**To do**
Copy each line from the records below in which the word "assesses" is found.

**Data extract**
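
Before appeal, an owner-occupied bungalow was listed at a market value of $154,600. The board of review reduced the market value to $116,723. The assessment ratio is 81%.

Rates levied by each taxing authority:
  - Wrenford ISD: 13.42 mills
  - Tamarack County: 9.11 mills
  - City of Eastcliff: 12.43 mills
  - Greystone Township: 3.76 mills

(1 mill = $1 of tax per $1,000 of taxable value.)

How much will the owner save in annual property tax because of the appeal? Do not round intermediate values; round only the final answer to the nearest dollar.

Old assessed value = $154,600 × 0.81 = $125,226
New assessed value = $116,723 × 0.81 = $94,545.63
Combined rate = 0.01342 + 0.00911 + 0.01243 + 0.00376 = 0.03872
Old tax = $125,226 × 0.03872 = $4,848.75072
New tax = $94,545.63 × 0.03872 = $3,660.8067936
Reduction = $4,848.75072 − $3,660.8067936 = $1,187.9439264

$1,188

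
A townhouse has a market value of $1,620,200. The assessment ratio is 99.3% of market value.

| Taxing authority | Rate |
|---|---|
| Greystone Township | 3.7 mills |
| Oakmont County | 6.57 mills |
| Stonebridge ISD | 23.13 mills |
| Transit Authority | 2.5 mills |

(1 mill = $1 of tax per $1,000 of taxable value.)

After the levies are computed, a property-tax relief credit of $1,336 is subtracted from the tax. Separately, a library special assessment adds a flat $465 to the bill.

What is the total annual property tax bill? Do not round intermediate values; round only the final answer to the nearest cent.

Assessed value = $1,620,200 × 0.993 = $1,608,858.6
Greystone Township: $1,608,858.6 × 0.0037 = $5,952.77682
Oakmont County: $1,608,858.6 × 0.00657 = $10,570.201002
Stonebridge ISD: $1,608,858.6 × 0.02313 = $37,212.899418
Transit Authority: $1,608,858.6 × 0.0025 = $4,022.1465
Levies subtotal = $57,758.02374
After credit = $57,758.02374 − $1,336 = $56,422.02374
Total = $56,422.02374 + $465 = $56,887.02374

$56,887.02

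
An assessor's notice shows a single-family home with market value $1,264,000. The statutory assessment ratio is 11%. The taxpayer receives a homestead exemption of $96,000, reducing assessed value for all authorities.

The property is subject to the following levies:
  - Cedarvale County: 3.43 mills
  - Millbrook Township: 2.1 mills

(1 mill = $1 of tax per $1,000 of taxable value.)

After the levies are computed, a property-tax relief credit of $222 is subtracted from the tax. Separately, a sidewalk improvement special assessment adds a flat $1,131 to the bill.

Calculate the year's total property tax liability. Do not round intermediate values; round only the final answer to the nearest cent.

Assessed value = $1,264,000 × 0.11 = $139,040
Taxable value = $139,040 − $96,000 = $43,040
Cedarvale County: $43,040 × 0.00343 = $147.6272
Millbrook Township: $43,040 × 0.0021 = $90.384
Levies subtotal = $238.0112
After credit = $238.0112 − $222 = $16.0112
Total = $16.0112 + $1,131 = $1,147.0112

$1,147.01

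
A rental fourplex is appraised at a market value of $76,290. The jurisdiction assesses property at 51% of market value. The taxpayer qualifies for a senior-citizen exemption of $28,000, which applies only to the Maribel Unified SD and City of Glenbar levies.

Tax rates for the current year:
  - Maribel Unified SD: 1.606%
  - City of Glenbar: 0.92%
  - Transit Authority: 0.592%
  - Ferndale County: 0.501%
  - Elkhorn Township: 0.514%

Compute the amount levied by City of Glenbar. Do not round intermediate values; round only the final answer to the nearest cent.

Assessed value = $76,290 × 0.51 = $38,907.9
City of Glenbar taxable value = $38,907.9 − $28,000 = $10,907.9
City of Glenbar levy = $10,907.9 × 0.0092 = $100.35268

$100.35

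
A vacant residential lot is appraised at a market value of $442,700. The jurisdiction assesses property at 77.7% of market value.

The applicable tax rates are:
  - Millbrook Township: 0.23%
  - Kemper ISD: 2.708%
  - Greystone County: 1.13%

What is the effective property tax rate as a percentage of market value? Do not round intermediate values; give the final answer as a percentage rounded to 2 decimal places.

Assessed value = $442,700 × 0.777 = $343,977.9
Millbrook Township: $343,977.9 × 0.0023 = $791.14917
Kemper ISD: $343,977.9 × 0.02708 = $9,314.921532
Greystone County: $343,977.9 × 0.0113 = $3,886.95027
Total tax = $13,993.020972
Effective rate = $13,993.020972 ÷ $442,700 = 3.16% of market value

3.16%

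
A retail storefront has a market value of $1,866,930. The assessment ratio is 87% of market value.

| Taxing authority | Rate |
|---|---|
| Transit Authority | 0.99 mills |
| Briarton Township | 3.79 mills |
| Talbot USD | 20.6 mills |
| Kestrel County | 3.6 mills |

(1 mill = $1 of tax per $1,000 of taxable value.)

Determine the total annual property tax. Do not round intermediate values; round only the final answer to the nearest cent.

$47,070.16

Assessed value = $1,866,930 × 0.87 = $1,624,229.1
Transit Authority: $1,624,229.1 × 0.00099 = $1,607.986809
Briarton Township: $1,624,229.1 × 0.00379 = $6,155.828289
Talbot USD: $1,624,229.1 × 0.0206 = $33,459.11946
Kestrel County: $1,624,229.1 × 0.0036 = $5,847.22476
Total = $1,607.986809 + $6,155.828289 + $33,459.11946 + $5,847.22476 = $47,070.159318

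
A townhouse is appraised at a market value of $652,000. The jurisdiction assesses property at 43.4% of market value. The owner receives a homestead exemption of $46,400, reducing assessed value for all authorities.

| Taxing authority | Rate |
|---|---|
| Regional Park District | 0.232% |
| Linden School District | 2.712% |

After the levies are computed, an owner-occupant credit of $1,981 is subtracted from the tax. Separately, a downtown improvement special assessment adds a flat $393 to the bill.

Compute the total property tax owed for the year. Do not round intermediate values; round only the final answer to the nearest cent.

Assessed value = $652,000 × 0.434 = $282,968
Taxable value = $282,968 − $46,400 = $236,568
Regional Park District: $236,568 × 0.00232 = $548.83776
Linden School District: $236,568 × 0.02712 = $6,415.72416
Levies subtotal = $6,964.56192
After credit = $6,964.56192 − $1,981 = $4,983.56192
Total = $4,983.56192 + $393 = $5,376.56192

$5,376.56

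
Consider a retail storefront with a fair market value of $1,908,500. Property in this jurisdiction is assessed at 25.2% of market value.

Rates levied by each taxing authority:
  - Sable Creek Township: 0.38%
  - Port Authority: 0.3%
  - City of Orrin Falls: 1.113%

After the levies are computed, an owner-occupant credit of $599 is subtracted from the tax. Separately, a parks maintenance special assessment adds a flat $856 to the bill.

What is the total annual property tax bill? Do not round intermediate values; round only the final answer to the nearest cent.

Assessed value = $1,908,500 × 0.252 = $480,942
Sable Creek Township: $480,942 × 0.0038 = $1,827.5796
Port Authority: $480,942 × 0.003 = $1,442.826
City of Orrin Falls: $480,942 × 0.01113 = $5,352.88446
Levies subtotal = $8,623.29006
After credit = $8,623.29006 − $599 = $8,024.29006
Total = $8,024.29006 + $856 = $8,880.29006

$8,880.29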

**Solution for this task**
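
A rental fourplex is appraised at a market value of $76,290. The jurisdiction assesses property at 51% of market value. The taxpayer qualifies for a senior-citizen exemption of $28,000, which applies only to the Maribel Unified SD and City of Glenbar levies.
A vacant residential lot is appraised at a market value of $442,700. The jurisdiction assesses property at 77.7% of market value.
A townhouse is appraised at a market value of $652,000. The jurisdiction assesses property at 43.4% of market value. The owner receives a homestead exemption of $46,400, reducing assessed value for all authorities.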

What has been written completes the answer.